TASK INPUTS:
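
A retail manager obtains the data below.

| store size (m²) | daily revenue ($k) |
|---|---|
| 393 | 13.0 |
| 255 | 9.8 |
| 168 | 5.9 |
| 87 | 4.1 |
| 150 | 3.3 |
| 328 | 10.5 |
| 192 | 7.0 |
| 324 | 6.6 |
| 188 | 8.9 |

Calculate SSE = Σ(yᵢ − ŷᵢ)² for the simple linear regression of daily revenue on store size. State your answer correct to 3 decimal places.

n = 9, Σx = 2085, Σy = 69.1, Σxy = 18050.5, Σx² = 562535, Σy² = 609.57
Sxx = Σx² − (Σx)²/n = 562535 − 483025 = 79510
Sxy = Σxy − (Σx)(Σy)/n = 18050.5 − 16008.166667 = 2042.333333
Syy = Σy² − (Σy)²/n = 609.57 − 530.534444 = 79.035556
b = Sxy/Sxx = 2042.333333/79510 = 0.025686
SSE = Syy − b·Sxy = 79.035556 − 0.025686·2042.333333 = 26.575168

26.575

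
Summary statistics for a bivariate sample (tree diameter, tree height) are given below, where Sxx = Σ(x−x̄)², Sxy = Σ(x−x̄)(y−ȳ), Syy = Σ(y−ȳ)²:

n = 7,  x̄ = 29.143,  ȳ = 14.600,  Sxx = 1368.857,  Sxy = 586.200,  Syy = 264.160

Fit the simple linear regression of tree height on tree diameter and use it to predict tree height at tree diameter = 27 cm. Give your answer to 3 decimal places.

b = Sxy/Sxx = 586.2/1368.857 = 0.428240
a = ȳ − b·x̄ = 14.6 − 0.428240·29.143 = 2.119787
ŷ(27) = a + b·27 = 2.119787 + 0.428240·27 = 13.682281

13.682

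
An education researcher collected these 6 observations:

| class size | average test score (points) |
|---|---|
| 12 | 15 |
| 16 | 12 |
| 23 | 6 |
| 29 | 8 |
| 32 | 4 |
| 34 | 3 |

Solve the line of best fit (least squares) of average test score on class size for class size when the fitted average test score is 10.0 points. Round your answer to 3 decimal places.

n = 6, Σx = 146, Σy = 48, Σxy = 972, Σx² = 3950
Sxx = Σx² − (Σx)²/n = 3950 − 3552.666667 = 397.333333
Sxy = Σxy − (Σx)(Σy)/n = 972 − 1168 = -196
b = Sxy/Sxx = -196/397.333333 = -0.493289
a = ȳ − b·x̄ = 8 − (-0.493289)·24.333333 = 20.003356
Set a + b·x = 10.0: x = (10.0 − 20.003356) / (-0.493289) = 20.278912

20.279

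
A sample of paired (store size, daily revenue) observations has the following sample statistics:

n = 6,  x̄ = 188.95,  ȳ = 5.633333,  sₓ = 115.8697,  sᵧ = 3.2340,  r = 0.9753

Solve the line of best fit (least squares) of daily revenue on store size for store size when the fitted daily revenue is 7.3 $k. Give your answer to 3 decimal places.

b = r · sᵧ/sₓ = 0.9753 · 3.234/115.8697 = 0.027221
a = ȳ − b·x̄ = 5.633333 − 0.027221·188.95 = 0.489874
Set a + b·x = 7.3: x = (7.3 − 0.489874) / 0.027221 = 250.176647

250.177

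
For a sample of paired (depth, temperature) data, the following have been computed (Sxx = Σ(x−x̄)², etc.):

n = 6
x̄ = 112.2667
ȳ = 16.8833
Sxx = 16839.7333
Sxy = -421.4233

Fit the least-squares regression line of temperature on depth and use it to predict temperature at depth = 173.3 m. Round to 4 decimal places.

b = Sxy/Sxx = -421.4233/16839.7333 = -0.025026
a = ȳ − b·x̄ = 16.8833 − (-0.025026)·112.2667 = 19.692834
ŷ(173.3) = a + b·173.3 = 19.692834 + (-0.025026)·173.3 = 15.355909

15.3559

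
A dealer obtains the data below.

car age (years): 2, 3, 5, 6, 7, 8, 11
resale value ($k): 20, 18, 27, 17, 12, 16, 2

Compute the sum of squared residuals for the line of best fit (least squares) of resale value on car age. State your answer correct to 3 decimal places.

n = 7, Σx = 42, Σy = 112, Σxy = 565, Σx² = 308, Σy² = 2146
Sxx = Σx² − (Σx)²/n = 308 − 252 = 56
Sxy = Σxy − (Σx)(Σy)/n = 565 − 672 = -107
Syy = Σy² − (Σy)²/n = 2146 − 1792 = 354
b = Sxy/Sxx = -107/56 = -1.910714
SSE = Syy − b·Sxy = 354 − (-1.910714)·(-107) = 149.553571

149.554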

EXERCISE GOAL:
Reproduce the material above in full, exactly.

WRITTEN REPLY:
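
A retail manager obtains the data below.

| store size (m²) | daily revenue ($k) |
|---|---|
| 393 | 13.0 |
| 255 | 9.8 |
| 168 | 5.9 |
| 87 | 4.1 |
| 150 | 3.3 |
| 328 | 10.5 |
| 192 | 7.0 |
| 324 | 6.6 |
| 188 | 8.9 |

Calculate SSE = Σ(yᵢ − ŷᵢ)² for the simple linear regression of daily revenue on store size. State your answer correct to 3 decimal places.

n = 9, Σx = 2085, Σy = 69.1, Σxy = 18050.5, Σx² = 562535, Σy² = 609.57
Sxx = Σx² − (Σx)²/n = 562535 − 483025 = 79510
Sxy = Σxy − (Σx)(Σy)/n = 18050.5 − 16008.166667 = 2042.333333
Syy = Σy² − (Σy)²/n = 609.57 − 530.534444 = 79.035556
b = Sxy/Sxx = 2042.333333/79510 = 0.025686
SSE = Syy − b·Sxy = 79.035556 − 0.025686·2042.333333 = 26.575168

26.575

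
Summary statistics for a bivariate sample (tree diameter, tree height) are given below, where Sxx = Σ(x−x̄)², Sxy = Σ(x−x̄)(y−ȳ), Syy = Σ(y−ȳ)²:

n = 7,  x̄ = 29.143,  ȳ = 14.600,  Sxx = 1368.857,  Sxy = 586.200,  Syy = 264.160

Fit the simple linear regression of tree height on tree diameter and use it to predict tree height at tree diameter = 27 cm. Give your answer to 3 decimal places.

b = Sxy/Sxx = 586.2/1368.857 = 0.428240
a = ȳ − b·x̄ = 14.6 − 0.428240·29.143 = 2.119787
ŷ(27) = a + b·27 = 2.119787 + 0.428240·27 = 13.682281

13.682

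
An education researcher collected these 6 observations:

| class size | average test score (points) |
|---|---|
| 12 | 15 |
| 16 | 12 |
| 23 | 6 |
| 29 | 8 |
| 32 | 4 |
| 34 | 3 |

Solve the line of best fit (least squares) of average test score on class size for class size when the fitted average test score is 10.0 points. Round your answer to 3 decimal places.

n = 6, Σx = 146, Σy = 48, Σxy = 972, Σx² = 3950
Sxx = Σx² − (Σx)²/n = 3950 − 3552.666667 = 397.333333
Sxy = Σxy − (Σx)(Σy)/n = 972 − 1168 = -196
b = Sxy/Sxx = -196/397.333333 = -0.493289
a = ȳ − b·x̄ = 8 − (-0.493289)·24.333333 = 20.003356
Set a + b·x = 10.0: x = (10.0 − 20.003356) / (-0.493289) = 20.278912

20.279

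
A sample of paired (store size, daily revenue) observations has the following sample statistics:

n = 6,  x̄ = 188.95,  ȳ = 5.633333,  sₓ = 115.8697,  sᵧ = 3.2340,  r = 0.9753

Solve the line of best fit (least squares) of daily revenue on store size for store size when the fitted daily revenue is 7.3 $k. Give your answer to 3 decimal places.

b = r · sᵧ/sₓ = 0.9753 · 3.234/115.8697 = 0.027221
a = ȳ − b·x̄ = 5.633333 − 0.027221·188.95 = 0.489874
Set a + b·x = 7.3: x = (7.3 − 0.489874) / 0.027221 = 250.176647

250.177

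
For a sample of paired (depth, temperature) data, the following have been computed (Sxx = Σ(x−x̄)², etc.):

n = 6
x̄ = 112.2667
ȳ = 16.8833
Sxx = 16839.7333
Sxy = -421.4233

Fit the least-squares regression line of temperature on depth and use it to predict temperature at depth = 173.3 m. Round to 4 decimal places.

b = Sxy/Sxx = -421.4233/16839.7333 = -0.025026
a = ȳ − b·x̄ = 16.8833 − (-0.025026)·112.2667 = 19.692834
ŷ(173.3) = a + b·173.3 = 19.692834 + (-0.025026)·173.3 = 15.355909

15.3559

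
A dealer obtains the data below.

car age (years): 2, 3, 5, 6, 7, 8, 11
resale value ($k): 20, 18, 27, 17, 12, 16, 2

Compute the sum of squared residuals for the line of best fit (least squares) of resale value on car age. State your answer correct to 3 decimal places.

n = 7, Σx = 42, Σy = 112, Σxy = 565, Σx² = 308, Σy² = 2146
Sxx = Σx² − (Σx)²/n = 308 − 252 = 56
Sxy = Σxy − (Σx)(Σy)/n = 565 − 672 = -107
Syy = Σy² − (Σy)²/n = 2146 − 1792 = 354
b = Sxy/Sxx = -107/56 = -1.910714
SSE = Syy − b·Sxy = 354 − (-1.910714)·(-107) = 149.553571

149.554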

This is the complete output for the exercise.